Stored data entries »

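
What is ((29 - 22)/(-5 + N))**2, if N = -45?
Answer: 49/2500 ≈ 0.019600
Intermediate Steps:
((29 - 22)/(-5 + N))**2 = ((29 - 22)/(-5 - 45))**2 = (7/(-50))**2 = (7*(-1/50))**2 = (-7/50)**2 = 49/2500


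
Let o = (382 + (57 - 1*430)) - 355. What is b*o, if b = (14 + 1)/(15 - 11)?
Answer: -2595/2 ≈ -1297.5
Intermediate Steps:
b = 15/4 ≈ 3.7500
o = -346 (o = (382 + (57 - 430)) - 355 = (382 - 373) - 355 = 9 - 355 = -346)
b*o = (15/4)*(-346) = -2595/2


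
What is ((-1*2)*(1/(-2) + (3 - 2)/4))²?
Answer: ¼ ≈ 0.25000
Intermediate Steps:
((-1*2)*(1/(-2) + (3 - 2)/4))² = (-2*(1*(-½) + 1*(¼)))² = (-2*(-½ + ¼))² = (-2*(-¼))² = (½)² = ¼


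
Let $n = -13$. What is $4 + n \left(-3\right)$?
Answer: $43$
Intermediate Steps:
$4 + n \left(-3\right) = 4 - -39 = 4 + 39 = 43$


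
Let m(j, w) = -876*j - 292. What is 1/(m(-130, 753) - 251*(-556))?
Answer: 1/253144 ≈ 3.9503e-6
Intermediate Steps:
m(j, w) = -292 - 876*j
1/(m(-130, 753) - 251*(-556)) = 1/((-292 - 876*(-130)) - 251*(-556)) = 1/((-292 + 113880) + 139556) = 1/(113588 + 139556) = 1/253144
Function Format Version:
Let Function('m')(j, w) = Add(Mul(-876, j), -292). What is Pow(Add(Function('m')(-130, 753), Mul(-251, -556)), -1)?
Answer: Rational(1, 253144) ≈ 3.9503e-6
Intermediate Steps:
Function('m')(j, w) = Add(-292, Mul(-876, j))
Pow(Add(Function('m')(-130, 753), Mul(-251, -556)), -1) = Pow(Add(Add(-292, Mul(-876, -130)), Mul(-251, -556)), -1) = Pow(Add(Add(-292, 113880), 139556), -1) = Pow(Add(113588, 139556), -1) = Pow(253144, -1) = Rational(1, 253144)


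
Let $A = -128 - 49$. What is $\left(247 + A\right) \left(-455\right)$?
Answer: $-31850$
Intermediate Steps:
$A = -177$
$\left(247 + A\right) \left(-455\right) = \left(247 - 177\right) \left(-455\right) = 70 \left(-455\right) = -31850$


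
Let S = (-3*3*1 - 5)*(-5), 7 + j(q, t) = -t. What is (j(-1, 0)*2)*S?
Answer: -980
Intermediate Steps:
j(q, t) = -7 - t
S = 70 (S = (-9*1 - 5)*(-5) = (-9 - 5)*(-5) = -14*(-5) = 70)
(j(-1, 0)*2)*S = ((-7 - 1*0)*2)*70 = ((-7 + 0)*2)*70 = -7*2*70 = -14*70 = -980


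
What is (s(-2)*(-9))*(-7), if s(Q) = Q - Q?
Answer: 0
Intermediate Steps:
s(Q) = 0
(s(-2)*(-9))*(-7) = (0*(-9))*(-7) = 0*(-7) = 0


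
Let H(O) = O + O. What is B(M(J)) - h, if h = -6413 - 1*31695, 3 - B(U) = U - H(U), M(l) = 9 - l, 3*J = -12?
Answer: 38124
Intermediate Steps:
J = -4 (J = (1/3)*(-12) = -4)
H(O) = 2*O
B(U) = 3 + U (B(U) = 3 - (U - 2*U) = 3 - (-1)*U = 3 + U)
h = -38108 (h = -6413 - 31695 = -38108)
B(M(J)) - h = (3 + (9 - 1*(-4))) - 1*(-38108) = (3 + (9 + 4)) + 38108 = (3 + 13) + 38108 = 16 + 38108 = 38124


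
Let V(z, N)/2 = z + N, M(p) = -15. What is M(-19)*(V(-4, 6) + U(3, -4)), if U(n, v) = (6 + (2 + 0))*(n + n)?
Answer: -780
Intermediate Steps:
U(n, v) = 16*n (U(n, v) = (6 + 2)*(2*n) = 8*(2*n) = 16*n)
V(z, N) = 2*N + 2*z (V(z, N) = 2*(z + N) = 2*(N + z) = 2*N + 2*z)
M(-19)*(V(-4, 6) + U(3, -4)) = -15*((2*6 + 2*(-4)) + 16*3) = -15*((12 - 8) + 48) = -15*(4 + 48) = -15*52 = -780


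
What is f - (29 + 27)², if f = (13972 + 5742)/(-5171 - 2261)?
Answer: -11663233/3716 ≈ -3138.7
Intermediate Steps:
f = -9857/3716 (f = 19714/(-7432) = 19714*(-1/7432) = -9857/3716 ≈ -2.6526)
f - (29 + 27)² = -9857/3716 - (29 + 27)² = -9857/3716 - 1*56² = -9857/3716 - 1*3136 = -9857/3716 - 3136 = -11663233/3716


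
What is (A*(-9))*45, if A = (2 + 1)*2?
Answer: -2430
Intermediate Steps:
A = 6 (A = 3*2 = 6)
(A*(-9))*45 = (6*(-9))*45 = -54*45 = -2430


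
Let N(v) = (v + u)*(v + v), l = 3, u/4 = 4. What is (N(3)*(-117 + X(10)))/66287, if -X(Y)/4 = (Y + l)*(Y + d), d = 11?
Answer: -10602/5099 ≈ -2.0792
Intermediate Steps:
u = 16 (u = 4*4 = 16)
X(Y) = -4*(3 + Y)*(11 + Y) (X(Y) = -4*(Y + 3)*(Y + 11) = -4*(3 + Y)*(11 + Y))
N(v) = 2*v*(16 + v) (N(v) = (v + 16)*(v + v) = (16 + v)*(2*v) = 2*v*(16 + v))
(N(3)*(-117 + X(10)))/66287 = ((2*3*(16 + 3))*(-117 + (-132 - 56*10 - 4*10²)))/66287 = ((2*3*19)*(-117 + (-132 - 560 - 4*100)))*(1/66287) = (114*(-117 + (-132 - 560 - 400)))*(1/66287) = (114*(-117 - 1092))*(1/66287) = (114*(-1209))*(1/66287) = -137826*1/66287 = -10602/5099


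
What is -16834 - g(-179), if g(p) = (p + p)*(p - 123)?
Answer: -124950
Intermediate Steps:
g(p) = 2*p*(-123 + p) (g(p) = (2*p)*(-123 + p) = 2*p*(-123 + p))
-16834 - g(-179) = -16834 - 2*(-179)*(-123 - 179) = -16834 - 2*(-179)*(-302) = -16834 - 1*108116 = -16834 - 108116 = -124950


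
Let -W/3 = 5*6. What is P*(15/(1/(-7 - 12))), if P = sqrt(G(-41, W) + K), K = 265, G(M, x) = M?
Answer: -1140*sqrt(14) ≈ -4265.5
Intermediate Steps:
W = -90 (W = -15*6 = -3*30 = -90)
P = 4*sqrt(14) (P = sqrt(-41 + 265) = sqrt(224) = 4*sqrt(14) ≈ 14.967)
P*(15/(1/(-7 - 12))) = (4*sqrt(14))*(15/(1/(-7 - 12))) = (4*sqrt(14))*(15/(1/(-19))) = (4*sqrt(14))*(15/(-1/19)) = (4*sqrt(14))*(15*(-19)) = (4*sqrt(14))*(-285) = -1140*sqrt(14)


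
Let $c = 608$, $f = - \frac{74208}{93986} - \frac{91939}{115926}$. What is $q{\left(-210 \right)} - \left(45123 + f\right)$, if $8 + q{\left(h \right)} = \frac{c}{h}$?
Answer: $- \frac{2868457363323423}{63556622710} \approx -45132.0$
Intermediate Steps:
$f = - \frac{8621807731}{5447710518}$ ($f = \left(-74208\right) \frac{1}{93986} - \frac{91939}{115926} = - \frac{37104}{46993} - \frac{91939}{115926} = - \frac{8621807731}{5447710518} \approx -1.5826$)
$q{\left(h \right)} = -8 + \frac{608}{h}$
$q{\left(-210 \right)} - \left(45123 + f\right) = \left(-8 + \frac{608}{-210}\right) - \frac{245808419895983}{5447710518} = \left(-8 + 608 \left(- \frac{1}{210}\right)\right) + \left(-45123 + \frac{8621807731}{5447710518}\right) = \left(-8 - \frac{304}{105}\right) - \frac{245808419895983}{5447710518} = - \frac{1144}{105} - \frac{245808419895983}{5447710518} = - \frac{2868457363323423}{63556622710}$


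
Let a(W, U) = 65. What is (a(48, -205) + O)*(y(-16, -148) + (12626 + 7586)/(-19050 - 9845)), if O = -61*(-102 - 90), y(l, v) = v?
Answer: -50601906144/28895 ≈ -1.7512e+6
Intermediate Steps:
O = 11712 (O = -61*(-192) = 11712)
(a(48, -205) + O)*(y(-16, -148) + (12626 + 7586)/(-19050 - 9845)) = (65 + 11712)*(-148 + (12626 + 7586)/(-19050 - 9845)) = 11777*(-148 + 20212/(-28895)) = 11777*(-148 + 20212*(-1/28895)) = 11777*(-148 - 20212/28895) = 11777*(-4296672/28895) = -50601906144/28895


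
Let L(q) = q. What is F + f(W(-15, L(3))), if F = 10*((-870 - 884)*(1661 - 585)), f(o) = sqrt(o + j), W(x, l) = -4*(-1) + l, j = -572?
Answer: -18873040 + I*sqrt(565) ≈ -1.8873e+7 + 23.77*I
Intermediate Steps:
W(x, l) = 4 + l
f(o) = sqrt(-572 + o) (f(o) = sqrt(o - 572) = sqrt(-572 + o))
F = -18873040 (F = 10*(-1754*1076) = 10*(-1887304) = -18873040)
F + f(W(-15, L(3))) = -18873040 + sqrt(-572 + (4 + 3)) = -18873040 + sqrt(-572 + 7) = -18873040 + sqrt(-565) = -18873040 + I*sqrt(565)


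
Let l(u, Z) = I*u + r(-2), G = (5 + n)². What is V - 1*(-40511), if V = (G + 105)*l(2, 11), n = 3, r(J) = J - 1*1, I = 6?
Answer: 42032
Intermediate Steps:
r(J) = -1 + J (r(J) = J - 1 = -1 + J)
G = 64 (G = (5 + 3)² = 8² = 64)
l(u, Z) = -3 + 6*u (l(u, Z) = 6*u + (-1 - 2) = 6*u - 3 = -3 + 6*u)
V = 1521 (V = (64 + 105)*(-3 + 6*2) = 169*(-3 + 12) = 169*9 = 1521)
V - 1*(-40511) = 1521 - 1*(-40511) = 1521 + 40511 = 42032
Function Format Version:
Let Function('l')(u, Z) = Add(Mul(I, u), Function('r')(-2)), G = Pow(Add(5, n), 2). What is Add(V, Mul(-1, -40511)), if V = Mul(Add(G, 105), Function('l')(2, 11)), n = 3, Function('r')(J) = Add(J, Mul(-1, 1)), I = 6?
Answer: 42032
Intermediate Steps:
Function('r')(J) = Add(-1, J) (Function('r')(J) = Add(J, -1) = Add(-1, J))
G = 64 (G = Pow(Add(5, 3), 2) = Pow(8, 2) = 64)
Function('l')(u, Z) = Add(-3, Mul(6, u)) (Function('l')(u, Z) = Add(Mul(6, u), Add(-1, -2)) = Add(Mul(6, u), -3) = Add(-3, Mul(6, u)))
V = 1521 (V = Mul(Add(64, 105), Add(-3, Mul(6, 2))) = Mul(169, Add(-3, 12)) = Mul(169, 9) = 1521)
Add(V, Mul(-1, -40511)) = Add(1521, Mul(-1, -40511)) = Add(1521, 40511) = 42032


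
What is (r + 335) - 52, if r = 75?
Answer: 358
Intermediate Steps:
(r + 335) - 52 = (75 + 335) - 52 = 410 - 52 = 358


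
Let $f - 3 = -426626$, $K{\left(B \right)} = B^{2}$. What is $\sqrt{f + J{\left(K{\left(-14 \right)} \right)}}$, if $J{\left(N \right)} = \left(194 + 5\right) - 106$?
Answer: $i \sqrt{426530} \approx 653.09 i$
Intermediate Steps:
$f = -426623$ ($f = 3 - 426626 = -426623$)
$J{\left(N \right)} = 93$ ($J{\left(N \right)} = 199 - 106 = 93$)
$\sqrt{f + J{\left(K{\left(-14 \right)} \right)}} = \sqrt{-426623 + 93} = \sqrt{-426530} = i \sqrt{426530}$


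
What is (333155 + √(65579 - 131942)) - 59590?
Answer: 273565 + I*√66363 ≈ 2.7357e+5 + 257.61*I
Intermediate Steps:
(333155 + √(65579 - 131942)) - 59590 = (333155 + √(-66363)) - 59590 = (333155 + I*√66363) - 59590 = 273565 + I*√66363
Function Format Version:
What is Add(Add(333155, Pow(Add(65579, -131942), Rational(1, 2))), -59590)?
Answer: Add(273565, Mul(I, Pow(66363, Rational(1, 2)))) ≈ Add(2.7357e+5, Mul(257.61, I))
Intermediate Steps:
Add(Add(333155, Pow(Add(65579, -131942), Rational(1, 2))), -59590) = Add(Add(333155, Pow(-66363, Rational(1, 2))), -59590) = Add(Add(333155, Mul(I, Pow(66363, Rational(1, 2)))), -59590) = Add(273565, Mul(I, Pow(66363, Rational(1, 2))))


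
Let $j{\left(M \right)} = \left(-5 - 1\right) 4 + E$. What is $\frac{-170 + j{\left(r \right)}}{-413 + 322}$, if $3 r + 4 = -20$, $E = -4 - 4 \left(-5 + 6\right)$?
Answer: $\frac{202}{91} \approx 2.2198$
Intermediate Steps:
$E = -8$ ($E = -4 - 4 = -8$)
$r = -8$ ($r = - \frac{4}{3} + \frac{1}{3} \left(-20\right) = - \frac{4}{3} - \frac{20}{3} = -8$)
$j{\left(M \right)} = -32$ ($j{\left(M \right)} = \left(-5 - 1\right) 4 - 8 = \left(-6\right) 4 - 8 = -24 - 8 = -32$)
$\frac{-170 + j{\left(r \right)}}{-413 + 322} = \frac{-170 - 32}{-413 + 322} = - \frac{202}{-91} = \left(-202\right) \left(- \frac{1}{91}\right) = \frac{202}{91}$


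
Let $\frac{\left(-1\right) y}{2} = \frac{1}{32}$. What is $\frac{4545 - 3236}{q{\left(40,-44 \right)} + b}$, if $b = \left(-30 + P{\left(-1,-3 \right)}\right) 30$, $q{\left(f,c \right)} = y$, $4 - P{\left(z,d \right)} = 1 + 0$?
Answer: $- \frac{20944}{12961} \approx -1.6159$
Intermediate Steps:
$P{\left(z,d \right)} = 3$ ($P{\left(z,d \right)} = 4 - \left(1 + 0\right) = 4 - 1 = 3$)
$y = - \frac{1}{16}$ ($y = - \frac{2}{32} = \left(-2\right) \frac{1}{32} = - \frac{1}{16} \approx -0.0625$)
$q{\left(f,c \right)} = - \frac{1}{16}$
$b = -810$ ($b = \left(-30 + 3\right) 30 = \left(-27\right) 30 = -810$)
$\frac{4545 - 3236}{q{\left(40,-44 \right)} + b} = \frac{4545 - 3236}{- \frac{1}{16} - 810} = \frac{1309}{- \frac{12961}{16}} = 1309 \left(- \frac{16}{12961}\right) = - \frac{20944}{12961}$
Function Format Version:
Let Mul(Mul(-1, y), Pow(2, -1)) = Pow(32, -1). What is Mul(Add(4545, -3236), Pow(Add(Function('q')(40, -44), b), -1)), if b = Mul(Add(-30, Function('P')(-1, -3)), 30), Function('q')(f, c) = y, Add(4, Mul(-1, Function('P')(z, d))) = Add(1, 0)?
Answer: Rational(-20944, 12961) ≈ -1.6159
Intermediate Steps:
Function('P')(z, d) = 3 (Function('P')(z, d) = Add(4, Mul(-1, Add(1, 0))) = Add(4, Mul(-1, 1)) = Add(4, -1) = 3)
y = Rational(-1, 16) (y = Mul(-2, Pow(32, -1)) = Mul(-2, Rational(1, 32)) = Rational(-1, 16) ≈ -0.062500)
Function('q')(f, c) = Rational(-1, 16)
b = -810 (b = Mul(Add(-30, 3), 30) = Mul(-27, 30) = -810)
Mul(Add(4545, -3236), Pow(Add(Function('q')(40, -44), b), -1)) = Mul(Add(4545, -3236), Pow(Add(Rational(-1, 16), -810), -1)) = Mul(1309, Pow(Rational(-12961, 16), -1)) = Mul(1309, Rational(-16, 12961)) = Rational(-20944, 12961)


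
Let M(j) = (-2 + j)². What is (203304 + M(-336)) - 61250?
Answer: 256298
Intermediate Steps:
(203304 + M(-336)) - 61250 = (203304 + (-2 - 336)²) - 61250 = (203304 + (-338)²) - 61250 = (203304 + 114244) - 61250 = 317548 - 61250 = 256298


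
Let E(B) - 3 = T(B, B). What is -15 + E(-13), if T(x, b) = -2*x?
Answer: 14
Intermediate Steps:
E(B) = 3 - 2*B
-15 + E(-13) = -15 + (3 - 2*(-13)) = -15 + (3 + 26) = -15 + 29 = 14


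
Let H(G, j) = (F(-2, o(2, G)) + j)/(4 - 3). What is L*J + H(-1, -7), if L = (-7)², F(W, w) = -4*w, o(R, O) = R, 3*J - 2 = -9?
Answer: -388/3 ≈ -129.33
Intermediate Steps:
J = -7/3 (J = ⅔ + (⅓)*(-9) = ⅔ - 3 = -7/3 ≈ -2.3333)
H(G, j) = -8 + j (H(G, j) = (-4*2 + j)/(4 - 3) = (-8 + j)/1 = (-8 + j)*1 = -8 + j)
L = 49
L*J + H(-1, -7) = 49*(-7/3) + (-8 - 7) = -343/3 - 15 = -388/3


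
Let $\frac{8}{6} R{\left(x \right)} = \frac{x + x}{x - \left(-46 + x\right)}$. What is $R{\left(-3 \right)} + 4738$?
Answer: $\frac{435887}{92} \approx 4737.9$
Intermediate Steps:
$R{\left(x \right)} = \frac{3 x}{92}$ ($R{\left(x \right)} = \frac{3 \frac{x + x}{x - \left(-46 + x\right)}}{4} = \frac{3 \frac{2 x}{46}}{4} = \frac{3 \cdot 2 x \frac{1}{46}}{4} = \frac{3 \frac{x}{23}}{4} = \frac{3 x}{92}$)
$R{\left(-3 \right)} + 4738 = \frac{3}{92} \left(-3\right) + 4738 = - \frac{9}{92} + 4738 = \frac{435887}{92}$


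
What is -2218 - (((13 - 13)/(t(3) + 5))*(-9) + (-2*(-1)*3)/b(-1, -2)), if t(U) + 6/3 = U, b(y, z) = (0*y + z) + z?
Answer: -4433/2 ≈ -2216.5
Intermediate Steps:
b(y, z) = 2*z (b(y, z) = (0 + z) + z = z + z = 2*z)
t(U) = -2 + U
-2218 - (((13 - 13)/(t(3) + 5))*(-9) + (-2*(-1)*3)/b(-1, -2)) = -2218 - (((13 - 13)/((-2 + 3) + 5))*(-9) + (-2*(-1)*3)/((2*(-2)))) = -2218 - ((0/(1 + 5))*(-9) + (2*3)/(-4)) = -2218 - ((0/6)*(-9) + 6*(-¼)) = -2218 - ((0*(⅙))*(-9) - 3/2) = -2218 - (0*(-9) - 3/2) = -2218 - (0 - 3/2) = -2218 - 1*(-3/2) = -2218 + 3/2 = -4433/2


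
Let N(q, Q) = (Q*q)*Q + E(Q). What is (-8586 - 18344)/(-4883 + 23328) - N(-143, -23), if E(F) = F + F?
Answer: 279226091/3689 ≈ 75692.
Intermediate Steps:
E(F) = 2*F
N(q, Q) = 2*Q + q*Q² (N(q, Q) = (Q*q)*Q + 2*Q = q*Q² + 2*Q = 2*Q + q*Q²)
(-8586 - 18344)/(-4883 + 23328) - N(-143, -23) = (-8586 - 18344)/(-4883 + 23328) - (-23)*(2 - 23*(-143)) = -26930/18445 - (-23)*(2 + 3289) = -26930*1/18445 - (-23)*3291 = -5386/3689 - 1*(-75693) = -5386/3689 + 75693 = 279226091/3689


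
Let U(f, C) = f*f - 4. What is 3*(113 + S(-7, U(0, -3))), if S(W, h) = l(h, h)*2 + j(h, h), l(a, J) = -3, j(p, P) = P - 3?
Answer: 300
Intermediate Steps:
j(p, P) = -3 + P
U(f, C) = -4 + f² (U(f, C) = f² - 4 = -4 + f²)
S(W, h) = -9 + h (S(W, h) = -3*2 + (-3 + h) = -6 + (-3 + h) = -9 + h)
3*(113 + S(-7, U(0, -3))) = 3*(113 + (-9 + (-4 + 0²))) = 3*(113 + (-9 + (-4 + 0))) = 3*(113 + (-9 - 4)) = 3*(113 - 13) = 3*100 = 300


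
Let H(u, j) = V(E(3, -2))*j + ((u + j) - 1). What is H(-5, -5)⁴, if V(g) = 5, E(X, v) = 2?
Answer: 1679616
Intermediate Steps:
H(u, j) = -1 + u + 6*j (H(u, j) = 5*j + ((u + j) - 1) = 5*j + ((j + u) - 1) = 5*j + (-1 + j + u) = -1 + u + 6*j)
H(-5, -5)⁴ = (-1 - 5 + 6*(-5))⁴ = (-1 - 5 - 30)⁴ = (-36)⁴ = 1679616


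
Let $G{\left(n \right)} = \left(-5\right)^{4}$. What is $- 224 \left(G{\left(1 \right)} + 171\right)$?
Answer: $-178304$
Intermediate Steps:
$G{\left(n \right)} = 625$
$- 224 \left(G{\left(1 \right)} + 171\right) = - 224 \left(625 + 171\right) = \left(-224\right) 796 = -178304$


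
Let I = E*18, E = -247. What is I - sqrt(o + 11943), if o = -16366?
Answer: -4446 - I*sqrt(4423) ≈ -4446.0 - 66.506*I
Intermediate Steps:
I = -4446 (I = -247*18 = -4446)
I - sqrt(o + 11943) = -4446 - sqrt(-16366 + 11943) = -4446 - sqrt(-4423) = -4446 - I*sqrt(4423)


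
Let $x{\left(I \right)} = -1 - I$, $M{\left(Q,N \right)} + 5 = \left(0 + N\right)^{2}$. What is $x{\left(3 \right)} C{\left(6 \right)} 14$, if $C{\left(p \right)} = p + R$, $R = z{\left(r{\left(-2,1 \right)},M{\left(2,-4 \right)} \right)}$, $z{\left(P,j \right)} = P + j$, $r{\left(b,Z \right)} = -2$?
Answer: $-840$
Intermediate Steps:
$M{\left(Q,N \right)} = -5 + N^{2}$ ($M{\left(Q,N \right)} = -5 + \left(0 + N\right)^{2} = -5 + N^{2}$)
$R = 9$ ($R = -2 - \left(5 - \left(-4\right)^{2}\right) = -2 + \left(-5 + 16\right) = -2 + 11 = 9$)
$C{\left(p \right)} = 9 + p$ ($C{\left(p \right)} = p + 9 = 9 + p$)
$x{\left(3 \right)} C{\left(6 \right)} 14 = \left(-1 - 3\right) \left(9 + 6\right) 14 = \left(-1 - 3\right) 15 \cdot 14 = \left(-4\right) 15 \cdot 14 = \left(-60\right) 14 = -840$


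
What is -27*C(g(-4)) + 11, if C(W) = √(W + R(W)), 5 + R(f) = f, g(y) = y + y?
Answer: 11 - 27*I*√21 ≈ 11.0 - 123.73*I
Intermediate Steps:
g(y) = 2*y
R(f) = -5 + f
C(W) = √(-5 + 2*W) (C(W) = √(W + (-5 + W)) = √(-5 + 2*W))
-27*C(g(-4)) + 11 = -27*√(-5 + 2*(2*(-4))) + 11 = -27*√(-5 + 2*(-8)) + 11 = -27*√(-5 - 16) + 11 = -27*I*√21 + 11 = 11 - 27*I*√21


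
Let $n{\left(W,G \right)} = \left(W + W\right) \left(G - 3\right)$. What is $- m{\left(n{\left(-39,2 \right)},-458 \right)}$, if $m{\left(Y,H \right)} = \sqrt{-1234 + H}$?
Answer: $- 6 i \sqrt{47} \approx - 41.134 i$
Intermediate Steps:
$n{\left(W,G \right)} = 2 W \left(-3 + G\right)$ ($n{\left(W,G \right)} = 2 W \left(G - 3\right) = 2 W \left(-3 + G\right)$)
$- m{\left(n{\left(-39,2 \right)},-458 \right)} = - \sqrt{-1234 - 458} = - \sqrt{-1692} = - 6 i \sqrt{47}$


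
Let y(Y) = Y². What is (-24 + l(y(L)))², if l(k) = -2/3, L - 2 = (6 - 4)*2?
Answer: 5476/9 ≈ 608.44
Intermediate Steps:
L = 6 (L = 2 + (6 - 4)*2 = 2 + 2*2 = 2 + 4 = 6)
l(k) = -⅔ (l(k) = -2*⅓ = -⅔)
(-24 + l(y(L)))² = (-24 - ⅔)² = (-74/3)² = 5476/9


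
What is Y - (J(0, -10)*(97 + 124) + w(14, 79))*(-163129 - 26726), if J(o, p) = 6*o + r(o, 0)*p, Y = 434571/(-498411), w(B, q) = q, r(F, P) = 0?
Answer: 2491813125808/166137 ≈ 1.4999e+7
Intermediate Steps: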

Task to carry out » Lines from the top of the data above through the line containing "Let Function('m')(j, w)" must be repeated exactly. All other lines stay out.

Response for this exercise »
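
What is ((29 - 22)/(-5 + N))**2, if N = -45?
Answer: 49/2500 ≈ 0.019600
Intermediate Steps:
((29 - 22)/(-5 + N))**2 = ((29 - 22)/(-5 - 45))**2 = (7/(-50))**2 = (7*(-1/50))**2 = (-7/50)**2 = 49/2500


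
Let o = (382 + (57 - 1*430)) - 355. What is b*o, if b = (14 + 1)/(15 - 11)?
Answer: -2595/2 ≈ -1297.5
Intermediate Steps:
b = 15/4 ≈ 3.7500
o = -346 (o = (382 + (57 - 430)) - 355 = (382 - 373) - 355 = 9 - 355 = -346)
b*o = (15/4)*(-346) = -2595/2


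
What is ((-1*2)*(1/(-2) + (3 - 2)/4))²?
Answer: ¼ ≈ 0.25000
Intermediate Steps:
((-1*2)*(1/(-2) + (3 - 2)/4))² = (-2*(1*(-½) + 1*(¼)))² = (-2*(-½ + ¼))² = (-2*(-¼))² = (½)² = ¼


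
Let $n = -13$. What is $4 + n \left(-3\right)$?
Answer: $43$
Intermediate Steps:
$4 + n \left(-3\right) = 4 - -39 = 4 + 39 = 43$


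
Let m(j, w) = -876*j - 292. What is 1/(m(-130, 753) - 251*(-556))?
Answer: 1/253144 ≈ 3.9503e-6
Intermediate Steps:
m(j, w) = -292 - 876*j
1/(m(-130, 753) - 251*(-556)) = 1/((-292 - 876*(-130)) - 251*(-556)) = 1/((-292 + 113880) + 139556) = 1/(113588 + 139556) = 1/253144
Function Format Version:
Let Function('m')(j, w) = Add(Mul(-876, j), -292). What is Pow(Add(Function('m')(-130, 753), Mul(-251, -556)), -1)?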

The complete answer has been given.